Description of the task -> Repeat each line of the data exactly as written.

Provided records ->
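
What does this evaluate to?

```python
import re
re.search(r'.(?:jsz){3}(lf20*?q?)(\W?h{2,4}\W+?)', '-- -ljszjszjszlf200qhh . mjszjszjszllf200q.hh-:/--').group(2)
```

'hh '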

Task answer ->
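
What does this evaluate to?

```python
import re
re.search(r'.(?:jsz){3}(lf20*?q?)(\W?h{2,4}\W+?)', '-- -ljszjszjszlf200qhh . mjszjszjszllf200q.hh-:/--').group(2)
```

'hh '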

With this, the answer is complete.